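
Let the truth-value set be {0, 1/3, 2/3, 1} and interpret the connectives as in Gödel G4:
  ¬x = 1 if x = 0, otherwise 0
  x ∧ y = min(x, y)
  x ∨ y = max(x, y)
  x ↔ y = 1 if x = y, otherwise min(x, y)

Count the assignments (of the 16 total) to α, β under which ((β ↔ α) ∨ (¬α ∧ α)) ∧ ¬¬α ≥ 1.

α = 0, β = 0 ↦ 0  <
α = 0, β = 1/3 ↦ 0  <
α = 0, β = 2/3 ↦ 0  <
α = 0, β = 1 ↦ 0  <
α = 1/3, β = 0 ↦ 0  <
α = 1/3, β = 1/3 ↦ 1  ≥
α = 1/3, β = 2/3 ↦ 1/3  <
α = 1/3, β = 1 ↦ 1/3  <
α = 2/3, β = 0 ↦ 0  <
α = 2/3, β = 1/3 ↦ 1/3  <
α = 2/3, β = 2/3 ↦ 1  ≥
α = 2/3, β = 1 ↦ 2/3  <
α = 1, β = 0 ↦ 0  <
α = 1, β = 1/3 ↦ 1/3  <
α = 1, β = 2/3 ↦ 2/3  <
α = 1, β = 1 ↦ 1  ≥
So 3 of the 16 assignments meet the threshold.

3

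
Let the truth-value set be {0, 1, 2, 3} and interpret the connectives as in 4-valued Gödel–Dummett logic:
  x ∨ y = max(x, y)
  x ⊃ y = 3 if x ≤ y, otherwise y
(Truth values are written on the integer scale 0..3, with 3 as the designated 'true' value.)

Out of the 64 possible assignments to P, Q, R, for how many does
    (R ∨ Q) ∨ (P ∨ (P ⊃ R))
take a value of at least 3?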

◆ WORK ITEM
Please transcribe, exactly and with nothing added, the lines from the first line of the material above through the line that contains "x ↔ y = 1 if x = y, otherwise min(x, y)".

◆ ANSWER TO THE PROBLEM
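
Let the truth-value set be {0, 1/3, 2/3, 1} and interpret the connectives as in Gödel G4:
  ¬x = 1 if x = 0, otherwise 0
  x ∧ y = min(x, y)
  x ∨ y = max(x, y)
  x ↔ y = 1 if x = y, otherwise min(x, y)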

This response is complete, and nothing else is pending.